• [Work instruction]: In the listing below, find each line that holds "frac" and list it.

━━━━━ Records for the exercise

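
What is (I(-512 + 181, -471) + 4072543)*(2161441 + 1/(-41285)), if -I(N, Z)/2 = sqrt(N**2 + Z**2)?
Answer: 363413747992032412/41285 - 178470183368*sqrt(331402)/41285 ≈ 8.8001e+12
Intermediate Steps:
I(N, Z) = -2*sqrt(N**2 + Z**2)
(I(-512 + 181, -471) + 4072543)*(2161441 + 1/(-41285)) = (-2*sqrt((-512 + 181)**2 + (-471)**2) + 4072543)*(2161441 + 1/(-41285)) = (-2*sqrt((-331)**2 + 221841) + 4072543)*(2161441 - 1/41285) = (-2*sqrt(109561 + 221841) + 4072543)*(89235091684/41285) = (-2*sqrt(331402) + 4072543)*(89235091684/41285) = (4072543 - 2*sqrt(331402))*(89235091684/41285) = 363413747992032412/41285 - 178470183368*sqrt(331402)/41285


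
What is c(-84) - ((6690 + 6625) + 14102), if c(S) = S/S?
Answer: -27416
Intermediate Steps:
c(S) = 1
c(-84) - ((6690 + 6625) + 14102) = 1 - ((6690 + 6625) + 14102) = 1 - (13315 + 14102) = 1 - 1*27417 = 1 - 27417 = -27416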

━━━━━━━━━━
━━━━━ Records for the exercise

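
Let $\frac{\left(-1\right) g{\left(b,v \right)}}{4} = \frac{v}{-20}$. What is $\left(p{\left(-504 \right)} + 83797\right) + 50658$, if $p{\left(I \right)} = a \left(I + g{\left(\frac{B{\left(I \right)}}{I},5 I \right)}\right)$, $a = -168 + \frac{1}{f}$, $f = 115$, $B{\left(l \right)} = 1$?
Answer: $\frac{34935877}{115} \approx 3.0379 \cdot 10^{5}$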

━━━━━━━━━━

• [Solution for this problem]:
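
Let $\frac{\left(-1\right) g{\left(b,v \right)}}{4} = \frac{v}{-20}$. What is $\left(p{\left(-504 \right)} + 83797\right) + 50658$, if $p{\left(I \right)} = a \left(I + g{\left(\frac{B{\left(I \right)}}{I},5 I \right)}\right)$, $a = -168 + \frac{1}{f}$, $f = 115$, $B{\left(l \right)} = 1$?
Answer: $\frac{34935877}{115} \approx 3.0379 \cdot 10^{5}$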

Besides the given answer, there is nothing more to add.